Problem statement:
Here is a listing. Write it out again without a single difference.

Source material:
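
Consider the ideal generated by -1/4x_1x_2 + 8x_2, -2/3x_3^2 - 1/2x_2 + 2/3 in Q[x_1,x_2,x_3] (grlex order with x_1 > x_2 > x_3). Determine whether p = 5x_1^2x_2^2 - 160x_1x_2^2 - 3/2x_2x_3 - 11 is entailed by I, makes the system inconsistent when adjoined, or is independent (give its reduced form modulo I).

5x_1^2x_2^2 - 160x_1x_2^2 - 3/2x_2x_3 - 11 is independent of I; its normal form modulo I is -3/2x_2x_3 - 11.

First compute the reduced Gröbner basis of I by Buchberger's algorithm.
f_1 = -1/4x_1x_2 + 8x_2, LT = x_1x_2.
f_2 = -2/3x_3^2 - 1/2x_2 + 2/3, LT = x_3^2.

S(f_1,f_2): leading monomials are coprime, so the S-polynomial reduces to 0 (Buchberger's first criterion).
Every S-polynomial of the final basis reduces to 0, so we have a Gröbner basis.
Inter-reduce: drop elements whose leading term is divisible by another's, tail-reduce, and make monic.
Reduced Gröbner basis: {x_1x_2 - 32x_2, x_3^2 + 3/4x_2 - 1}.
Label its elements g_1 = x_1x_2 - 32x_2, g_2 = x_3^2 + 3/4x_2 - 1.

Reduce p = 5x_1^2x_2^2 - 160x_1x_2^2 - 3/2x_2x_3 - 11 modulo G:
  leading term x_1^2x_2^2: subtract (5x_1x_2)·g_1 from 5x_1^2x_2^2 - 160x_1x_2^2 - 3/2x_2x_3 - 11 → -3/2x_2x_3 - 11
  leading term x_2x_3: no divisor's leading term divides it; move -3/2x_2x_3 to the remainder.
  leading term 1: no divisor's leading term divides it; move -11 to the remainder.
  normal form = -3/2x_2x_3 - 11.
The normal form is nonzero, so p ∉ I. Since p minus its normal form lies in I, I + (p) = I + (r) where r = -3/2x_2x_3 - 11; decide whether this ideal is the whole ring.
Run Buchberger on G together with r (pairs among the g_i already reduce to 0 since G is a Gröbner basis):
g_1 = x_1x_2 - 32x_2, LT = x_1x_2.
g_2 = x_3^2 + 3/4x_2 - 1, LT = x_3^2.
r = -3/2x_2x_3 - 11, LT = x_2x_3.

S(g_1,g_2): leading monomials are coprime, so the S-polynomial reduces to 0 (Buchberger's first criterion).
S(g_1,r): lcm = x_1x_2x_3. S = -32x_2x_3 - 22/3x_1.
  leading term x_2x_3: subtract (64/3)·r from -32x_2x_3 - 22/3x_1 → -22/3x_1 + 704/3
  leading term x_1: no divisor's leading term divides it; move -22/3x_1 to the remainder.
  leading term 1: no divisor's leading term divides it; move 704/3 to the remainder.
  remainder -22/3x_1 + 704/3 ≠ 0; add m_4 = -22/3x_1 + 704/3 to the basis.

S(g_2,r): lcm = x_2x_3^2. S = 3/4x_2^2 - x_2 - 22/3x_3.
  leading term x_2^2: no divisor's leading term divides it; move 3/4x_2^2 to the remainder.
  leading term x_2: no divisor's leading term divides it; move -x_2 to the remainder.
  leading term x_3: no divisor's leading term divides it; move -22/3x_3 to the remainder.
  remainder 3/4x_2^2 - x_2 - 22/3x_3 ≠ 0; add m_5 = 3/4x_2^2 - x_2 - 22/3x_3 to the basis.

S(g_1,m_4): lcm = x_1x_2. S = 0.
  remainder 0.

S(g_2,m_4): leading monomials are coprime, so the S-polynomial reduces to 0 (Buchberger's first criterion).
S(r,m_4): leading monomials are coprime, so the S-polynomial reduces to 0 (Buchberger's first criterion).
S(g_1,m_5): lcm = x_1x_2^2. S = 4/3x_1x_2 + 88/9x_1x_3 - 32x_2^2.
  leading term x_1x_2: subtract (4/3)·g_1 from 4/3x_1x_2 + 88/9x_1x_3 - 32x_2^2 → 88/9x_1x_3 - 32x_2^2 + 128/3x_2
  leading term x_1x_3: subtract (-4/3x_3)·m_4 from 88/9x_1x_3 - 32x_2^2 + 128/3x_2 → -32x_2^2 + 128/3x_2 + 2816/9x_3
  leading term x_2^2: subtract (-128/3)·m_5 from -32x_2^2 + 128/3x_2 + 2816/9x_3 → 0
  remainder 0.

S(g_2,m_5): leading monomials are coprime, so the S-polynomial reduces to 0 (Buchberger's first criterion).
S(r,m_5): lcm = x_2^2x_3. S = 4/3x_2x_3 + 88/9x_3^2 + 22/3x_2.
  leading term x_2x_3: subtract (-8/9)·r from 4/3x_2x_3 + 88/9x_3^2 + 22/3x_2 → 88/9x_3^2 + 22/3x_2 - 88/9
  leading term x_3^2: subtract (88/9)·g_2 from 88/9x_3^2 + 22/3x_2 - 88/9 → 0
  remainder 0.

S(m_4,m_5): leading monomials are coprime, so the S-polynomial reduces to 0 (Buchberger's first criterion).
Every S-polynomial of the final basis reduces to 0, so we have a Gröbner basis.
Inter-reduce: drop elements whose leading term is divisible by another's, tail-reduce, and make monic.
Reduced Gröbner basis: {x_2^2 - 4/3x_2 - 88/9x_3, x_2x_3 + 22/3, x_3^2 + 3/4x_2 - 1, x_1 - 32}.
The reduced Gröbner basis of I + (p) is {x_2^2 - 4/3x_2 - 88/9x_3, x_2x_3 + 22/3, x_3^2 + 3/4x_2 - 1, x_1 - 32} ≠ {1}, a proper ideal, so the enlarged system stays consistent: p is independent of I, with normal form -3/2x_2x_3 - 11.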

Expected answer:
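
Consider the ideal generated by -1/4x_1x_2 + 8x_2, -2/3x_3^2 - 1/2x_2 + 2/3 in Q[x_1,x_2,x_3] (grlex order with x_1 > x_2 > x_3). Determine whether p = 5x_1^2x_2^2 - 160x_1x_2^2 - 3/2x_2x_3 - 11 is entailed by I, makes the system inconsistent when adjoined, or is independent (give its reduced form modulo I).

5x_1^2x_2^2 - 160x_1x_2^2 - 3/2x_2x_3 - 11 is independent of I; its normal form modulo I is -3/2x_2x_3 - 11.

First compute the reduced Gröbner basis of I by Buchberger's algorithm.
f_1 = -1/4x_1x_2 + 8x_2, LT = x_1x_2.
f_2 = -2/3x_3^2 - 1/2x_2 + 2/3, LT = x_3^2.

S(f_1,f_2): leading monomials are coprime, so the S-polynomial reduces to 0 (Buchberger's first criterion).
Every S-polynomial of the final basis reduces to 0, so we have a Gröbner basis.
Inter-reduce: drop elements whose leading term is divisible by another's, tail-reduce, and make monic.
Reduced Gröbner basis: {x_1x_2 - 32x_2, x_3^2 + 3/4x_2 - 1}.
Label its elements g_1 = x_1x_2 - 32x_2, g_2 = x_3^2 + 3/4x_2 - 1.

Reduce p = 5x_1^2x_2^2 - 160x_1x_2^2 - 3/2x_2x_3 - 11 modulo G:
  leading term x_1^2x_2^2: subtract (5x_1x_2)·g_1 from 5x_1^2x_2^2 - 160x_1x_2^2 - 3/2x_2x_3 - 11 → -3/2x_2x_3 - 11
  leading term x_2x_3: no divisor's leading term divides it; move -3/2x_2x_3 to the remainder.
  leading term 1: no divisor's leading term divides it; move -11 to the remainder.
  normal form = -3/2x_2x_3 - 11.
The normal form is nonzero, so p ∉ I. Since p minus its normal form lies in I, I + (p) = I + (r) where r = -3/2x_2x_3 - 11; decide whether this ideal is the whole ring.
Run Buchberger on G together with r (pairs among the g_i already reduce to 0 since G is a Gröbner basis):
g_1 = x_1x_2 - 32x_2, LT = x_1x_2.
g_2 = x_3^2 + 3/4x_2 - 1, LT = x_3^2.
r = -3/2x_2x_3 - 11, LT = x_2x_3.

S(g_1,g_2): leading monomials are coprime, so the S-polynomial reduces to 0 (Buchberger's first criterion).
S(g_1,r): lcm = x_1x_2x_3. S = -32x_2x_3 - 22/3x_1.
  leading term x_2x_3: subtract (64/3)·r from -32x_2x_3 - 22/3x_1 → -22/3x_1 + 704/3
  leading term x_1: no divisor's leading term divides it; move -22/3x_1 to the remainder.
  leading term 1: no divisor's leading term divides it; move 704/3 to the remainder.
  remainder -22/3x_1 + 704/3 ≠ 0; add m_4 = -22/3x_1 + 704/3 to the basis.

S(g_2,r): lcm = x_2x_3^2. S = 3/4x_2^2 - x_2 - 22/3x_3.
  leading term x_2^2: no divisor's leading term divides it; move 3/4x_2^2 to the remainder.
  leading term x_2: no divisor's leading term divides it; move -x_2 to the remainder.
  leading term x_3: no divisor's leading term divides it; move -22/3x_3 to the remainder.
  remainder 3/4x_2^2 - x_2 - 22/3x_3 ≠ 0; add m_5 = 3/4x_2^2 - x_2 - 22/3x_3 to the basis.

S(g_1,m_4): lcm = x_1x_2. S = 0.
  remainder 0.

S(g_2,m_4): leading monomials are coprime, so the S-polynomial reduces to 0 (Buchberger's first criterion).
S(r,m_4): leading monomials are coprime, so the S-polynomial reduces to 0 (Buchberger's first criterion).
S(g_1,m_5): lcm = x_1x_2^2. S = 4/3x_1x_2 + 88/9x_1x_3 - 32x_2^2.
  leading term x_1x_2: subtract (4/3)·g_1 from 4/3x_1x_2 + 88/9x_1x_3 - 32x_2^2 → 88/9x_1x_3 - 32x_2^2 + 128/3x_2
  leading term x_1x_3: subtract (-4/3x_3)·m_4 from 88/9x_1x_3 - 32x_2^2 + 128/3x_2 → -32x_2^2 + 128/3x_2 + 2816/9x_3
  leading term x_2^2: subtract (-128/3)·m_5 from -32x_2^2 + 128/3x_2 + 2816/9x_3 → 0
  remainder 0.

S(g_2,m_5): leading monomials are coprime, so the S-polynomial reduces to 0 (Buchberger's first criterion).
S(r,m_5): lcm = x_2^2x_3. S = 4/3x_2x_3 + 88/9x_3^2 + 22/3x_2.
  leading term x_2x_3: subtract (-8/9)·r from 4/3x_2x_3 + 88/9x_3^2 + 22/3x_2 → 88/9x_3^2 + 22/3x_2 - 88/9
  leading term x_3^2: subtract (88/9)·g_2 from 88/9x_3^2 + 22/3x_2 - 88/9 → 0
  remainder 0.

S(m_4,m_5): leading monomials are coprime, so the S-polynomial reduces to 0 (Buchberger's first criterion).
Every S-polynomial of the final basis reduces to 0, so we have a Gröbner basis.
Inter-reduce: drop elements whose leading term is divisible by another's, tail-reduce, and make monic.
Reduced Gröbner basis: {x_2^2 - 4/3x_2 - 88/9x_3, x_2x_3 + 22/3, x_3^2 + 3/4x_2 - 1, x_1 - 32}.
The reduced Gröbner basis of I + (p) is {x_2^2 - 4/3x_2 - 88/9x_3, x_2x_3 + 22/3, x_3^2 + 3/4x_2 - 1, x_1 - 32} ≠ {1}, a proper ideal, so the enlarged system stays consistent: p is independent of I, with normal form -3/2x_2x_3 - 11.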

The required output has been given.